++++ Exercise data ++++

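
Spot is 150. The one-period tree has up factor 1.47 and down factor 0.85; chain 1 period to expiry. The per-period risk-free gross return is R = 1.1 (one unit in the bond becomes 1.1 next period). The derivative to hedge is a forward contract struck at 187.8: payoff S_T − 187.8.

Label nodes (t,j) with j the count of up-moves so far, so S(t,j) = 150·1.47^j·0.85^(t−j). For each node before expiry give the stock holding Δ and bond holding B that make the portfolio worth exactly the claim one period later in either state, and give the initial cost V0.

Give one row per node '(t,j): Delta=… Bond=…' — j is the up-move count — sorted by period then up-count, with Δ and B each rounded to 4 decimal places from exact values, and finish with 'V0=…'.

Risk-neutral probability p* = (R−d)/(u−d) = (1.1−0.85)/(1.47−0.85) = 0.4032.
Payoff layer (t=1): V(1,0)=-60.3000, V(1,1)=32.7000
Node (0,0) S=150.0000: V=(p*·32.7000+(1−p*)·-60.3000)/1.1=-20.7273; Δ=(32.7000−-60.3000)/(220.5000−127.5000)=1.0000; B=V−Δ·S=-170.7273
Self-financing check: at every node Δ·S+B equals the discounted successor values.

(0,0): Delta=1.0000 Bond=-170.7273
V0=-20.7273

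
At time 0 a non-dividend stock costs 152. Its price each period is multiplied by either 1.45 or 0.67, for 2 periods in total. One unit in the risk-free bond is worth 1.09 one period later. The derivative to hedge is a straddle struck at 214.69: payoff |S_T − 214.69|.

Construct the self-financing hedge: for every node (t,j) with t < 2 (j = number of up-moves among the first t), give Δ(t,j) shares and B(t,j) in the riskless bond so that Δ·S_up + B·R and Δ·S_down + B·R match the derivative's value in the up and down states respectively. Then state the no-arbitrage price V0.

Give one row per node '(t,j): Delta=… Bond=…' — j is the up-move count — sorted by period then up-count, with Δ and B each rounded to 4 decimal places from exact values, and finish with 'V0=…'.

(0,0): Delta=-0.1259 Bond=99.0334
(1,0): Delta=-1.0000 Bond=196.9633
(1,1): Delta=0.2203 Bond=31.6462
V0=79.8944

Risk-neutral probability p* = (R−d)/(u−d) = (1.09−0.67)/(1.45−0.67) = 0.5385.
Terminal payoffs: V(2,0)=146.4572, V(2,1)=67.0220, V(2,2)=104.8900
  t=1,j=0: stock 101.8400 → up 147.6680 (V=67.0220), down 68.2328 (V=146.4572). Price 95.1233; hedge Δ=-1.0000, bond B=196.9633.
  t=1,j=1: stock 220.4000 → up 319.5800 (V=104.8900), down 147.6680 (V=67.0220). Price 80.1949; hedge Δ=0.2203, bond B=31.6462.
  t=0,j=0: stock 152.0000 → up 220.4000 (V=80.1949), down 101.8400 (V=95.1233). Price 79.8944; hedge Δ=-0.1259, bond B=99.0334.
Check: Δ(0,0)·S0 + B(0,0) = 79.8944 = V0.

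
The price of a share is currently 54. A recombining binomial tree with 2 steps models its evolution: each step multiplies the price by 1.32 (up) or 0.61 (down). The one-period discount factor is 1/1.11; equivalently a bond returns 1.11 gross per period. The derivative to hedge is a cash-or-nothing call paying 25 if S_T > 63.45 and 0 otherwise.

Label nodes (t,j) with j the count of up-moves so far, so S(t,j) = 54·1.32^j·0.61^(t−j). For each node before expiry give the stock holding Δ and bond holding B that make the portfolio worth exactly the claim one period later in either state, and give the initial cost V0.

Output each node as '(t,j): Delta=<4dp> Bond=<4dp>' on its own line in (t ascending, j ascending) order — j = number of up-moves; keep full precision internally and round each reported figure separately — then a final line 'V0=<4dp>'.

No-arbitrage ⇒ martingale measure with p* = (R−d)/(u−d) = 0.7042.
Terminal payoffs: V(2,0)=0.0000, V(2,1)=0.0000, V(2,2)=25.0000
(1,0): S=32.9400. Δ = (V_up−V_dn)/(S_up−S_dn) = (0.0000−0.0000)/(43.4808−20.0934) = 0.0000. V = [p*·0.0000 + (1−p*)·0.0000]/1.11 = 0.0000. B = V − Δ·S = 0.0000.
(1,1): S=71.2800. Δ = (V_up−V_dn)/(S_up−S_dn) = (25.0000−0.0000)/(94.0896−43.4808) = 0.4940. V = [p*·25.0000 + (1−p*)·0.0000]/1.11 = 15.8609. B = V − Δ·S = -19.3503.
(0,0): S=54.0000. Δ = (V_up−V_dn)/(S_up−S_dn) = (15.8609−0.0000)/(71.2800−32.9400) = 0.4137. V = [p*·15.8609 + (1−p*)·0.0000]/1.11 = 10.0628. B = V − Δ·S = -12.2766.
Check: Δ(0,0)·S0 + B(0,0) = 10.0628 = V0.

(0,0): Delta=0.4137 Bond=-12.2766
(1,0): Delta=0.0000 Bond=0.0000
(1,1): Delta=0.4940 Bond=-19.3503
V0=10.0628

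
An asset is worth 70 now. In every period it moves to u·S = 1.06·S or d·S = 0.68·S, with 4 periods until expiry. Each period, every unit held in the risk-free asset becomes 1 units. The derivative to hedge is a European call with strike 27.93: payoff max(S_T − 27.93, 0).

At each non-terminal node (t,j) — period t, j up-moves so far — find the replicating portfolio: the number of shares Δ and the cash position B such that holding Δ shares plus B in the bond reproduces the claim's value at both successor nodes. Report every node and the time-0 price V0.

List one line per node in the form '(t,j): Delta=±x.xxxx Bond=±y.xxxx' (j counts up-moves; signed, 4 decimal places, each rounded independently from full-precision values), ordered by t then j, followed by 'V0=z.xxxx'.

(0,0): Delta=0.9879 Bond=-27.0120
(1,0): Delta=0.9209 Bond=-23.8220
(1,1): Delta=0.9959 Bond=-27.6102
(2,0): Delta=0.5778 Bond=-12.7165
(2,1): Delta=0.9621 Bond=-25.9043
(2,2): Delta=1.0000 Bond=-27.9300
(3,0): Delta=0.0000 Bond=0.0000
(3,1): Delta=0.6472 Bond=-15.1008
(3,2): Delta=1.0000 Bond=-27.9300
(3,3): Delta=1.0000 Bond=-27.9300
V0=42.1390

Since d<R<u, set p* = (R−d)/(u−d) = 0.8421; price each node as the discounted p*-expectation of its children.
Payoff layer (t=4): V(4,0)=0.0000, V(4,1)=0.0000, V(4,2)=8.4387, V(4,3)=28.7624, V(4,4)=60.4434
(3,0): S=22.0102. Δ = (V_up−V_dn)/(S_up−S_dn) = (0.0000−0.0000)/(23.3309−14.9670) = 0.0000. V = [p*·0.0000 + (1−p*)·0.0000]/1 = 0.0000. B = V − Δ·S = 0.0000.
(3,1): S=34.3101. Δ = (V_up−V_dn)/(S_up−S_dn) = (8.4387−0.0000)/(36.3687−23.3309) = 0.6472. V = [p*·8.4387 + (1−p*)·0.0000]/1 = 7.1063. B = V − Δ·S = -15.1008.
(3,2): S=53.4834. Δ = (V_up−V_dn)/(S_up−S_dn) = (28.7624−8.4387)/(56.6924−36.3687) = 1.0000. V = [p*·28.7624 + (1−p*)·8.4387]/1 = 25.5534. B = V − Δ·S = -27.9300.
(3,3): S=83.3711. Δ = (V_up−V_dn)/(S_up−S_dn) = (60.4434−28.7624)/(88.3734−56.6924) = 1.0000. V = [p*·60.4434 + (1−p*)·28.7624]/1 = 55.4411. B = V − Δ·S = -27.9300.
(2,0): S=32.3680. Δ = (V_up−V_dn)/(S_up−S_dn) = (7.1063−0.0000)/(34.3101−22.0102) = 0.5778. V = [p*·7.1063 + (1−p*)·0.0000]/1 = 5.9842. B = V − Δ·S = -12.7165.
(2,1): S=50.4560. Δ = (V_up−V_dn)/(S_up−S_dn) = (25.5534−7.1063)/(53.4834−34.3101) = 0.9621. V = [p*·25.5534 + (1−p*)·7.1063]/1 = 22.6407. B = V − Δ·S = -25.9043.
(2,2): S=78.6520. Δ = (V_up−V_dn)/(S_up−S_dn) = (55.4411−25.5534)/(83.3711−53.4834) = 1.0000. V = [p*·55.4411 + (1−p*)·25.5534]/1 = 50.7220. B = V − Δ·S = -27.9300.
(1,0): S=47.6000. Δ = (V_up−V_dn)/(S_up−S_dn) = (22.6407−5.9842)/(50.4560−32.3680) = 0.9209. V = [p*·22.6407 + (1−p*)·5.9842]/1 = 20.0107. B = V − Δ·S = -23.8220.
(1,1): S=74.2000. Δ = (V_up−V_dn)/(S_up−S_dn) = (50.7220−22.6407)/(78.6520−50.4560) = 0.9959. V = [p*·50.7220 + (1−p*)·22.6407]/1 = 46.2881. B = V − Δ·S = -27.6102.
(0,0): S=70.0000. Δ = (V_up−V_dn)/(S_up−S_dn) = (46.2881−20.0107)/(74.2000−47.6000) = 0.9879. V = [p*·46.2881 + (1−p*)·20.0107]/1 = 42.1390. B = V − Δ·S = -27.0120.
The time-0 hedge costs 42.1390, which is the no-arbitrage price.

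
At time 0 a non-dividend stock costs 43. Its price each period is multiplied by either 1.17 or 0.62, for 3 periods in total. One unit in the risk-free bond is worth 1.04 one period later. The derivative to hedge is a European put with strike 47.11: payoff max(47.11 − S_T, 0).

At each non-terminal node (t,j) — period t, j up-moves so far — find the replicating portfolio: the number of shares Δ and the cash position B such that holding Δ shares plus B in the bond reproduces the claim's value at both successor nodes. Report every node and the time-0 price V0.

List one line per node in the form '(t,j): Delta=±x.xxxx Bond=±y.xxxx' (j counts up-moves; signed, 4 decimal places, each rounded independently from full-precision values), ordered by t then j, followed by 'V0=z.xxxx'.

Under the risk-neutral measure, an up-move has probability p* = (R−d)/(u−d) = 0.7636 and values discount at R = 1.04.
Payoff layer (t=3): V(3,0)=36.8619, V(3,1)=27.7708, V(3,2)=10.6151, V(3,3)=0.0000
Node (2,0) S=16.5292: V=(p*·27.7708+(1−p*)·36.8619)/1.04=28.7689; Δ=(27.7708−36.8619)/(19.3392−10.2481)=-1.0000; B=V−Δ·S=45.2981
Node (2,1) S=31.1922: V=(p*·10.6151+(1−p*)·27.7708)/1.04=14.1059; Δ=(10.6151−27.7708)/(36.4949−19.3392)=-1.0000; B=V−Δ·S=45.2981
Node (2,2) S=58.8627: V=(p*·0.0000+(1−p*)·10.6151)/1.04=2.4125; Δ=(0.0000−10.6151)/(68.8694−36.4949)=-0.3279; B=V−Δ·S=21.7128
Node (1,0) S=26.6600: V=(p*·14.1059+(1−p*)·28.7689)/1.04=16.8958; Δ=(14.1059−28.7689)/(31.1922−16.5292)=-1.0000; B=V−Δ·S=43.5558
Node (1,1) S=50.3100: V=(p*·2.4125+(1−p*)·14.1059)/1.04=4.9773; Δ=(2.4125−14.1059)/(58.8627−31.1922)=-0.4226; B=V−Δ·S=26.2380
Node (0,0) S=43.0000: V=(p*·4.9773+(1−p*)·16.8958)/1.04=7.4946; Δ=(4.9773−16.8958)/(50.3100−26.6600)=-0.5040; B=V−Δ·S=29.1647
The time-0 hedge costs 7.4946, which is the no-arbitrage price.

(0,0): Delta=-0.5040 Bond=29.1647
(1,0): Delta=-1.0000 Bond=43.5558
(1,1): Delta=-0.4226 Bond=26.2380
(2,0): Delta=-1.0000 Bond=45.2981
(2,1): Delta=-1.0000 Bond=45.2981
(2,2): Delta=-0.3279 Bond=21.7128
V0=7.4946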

++++

* [What is needed] Every line above holding the string "struck" should be listed.

* [Answer box]
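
Spot is 150. The one-period tree has up factor 1.47 and down factor 0.85; chain 1 period to expiry. The per-period risk-free gross return is R = 1.1 (one unit in the bond becomes 1.1 next period). The derivative to hedge is a forward contract struck at 187.8: payoff S_T − 187.8.
At time 0 a non-dividend stock costs 152. Its price each period is multiplied by either 1.45 or 0.67, for 2 periods in total. One unit in the risk-free bond is worth 1.09 one period later. The derivative to hedge is a straddle struck at 214.69: payoff |S_T − 214.69|.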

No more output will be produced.